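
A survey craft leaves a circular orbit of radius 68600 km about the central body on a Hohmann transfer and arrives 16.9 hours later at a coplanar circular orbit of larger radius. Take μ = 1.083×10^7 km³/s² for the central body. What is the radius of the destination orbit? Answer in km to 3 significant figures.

r₂ = 2.51×10^5 km

Transfer time t = 16.9 hours = 60840 s, and t = π√(a_t³/μ).
So a_t = (μ t²/π²)^(1/3) = (1.083×10^7 × (60840)² / π²)^(1/3) = 1.59552×10^5 km.
Since a_t = (r₁ + r₂)/2, r₂ = 2a_t − r₁ = 2×1.59552×10^5 − 68600 = 2.50504×10^5 km.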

● **What is expected**:
Every line above must appear again in your reply, exactly as written.

● **Output**:
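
A survey craft leaves a circular orbit of radius 68600 km about the central body on a Hohmann transfer and arrives 16.9 hours later at a coplanar circular orbit of larger radius. Take μ = 1.083×10^7 km³/s² for the central body. What is the radius of the destination orbit? Answer in km to 3 significant figures.

r₂ = 2.51×10^5 km

Transfer time t = 16.9 hours = 60840 s, and t = π√(a_t³/μ).
So a_t = (μ t²/π²)^(1/3) = (1.083×10^7 × (60840)² / π²)^(1/3) = 1.59552×10^5 km.
Since a_t = (r₁ + r₂)/2, r₂ = 2a_t − r₁ = 2×1.59552×10^5 − 68600 = 2.50504×10^5 km.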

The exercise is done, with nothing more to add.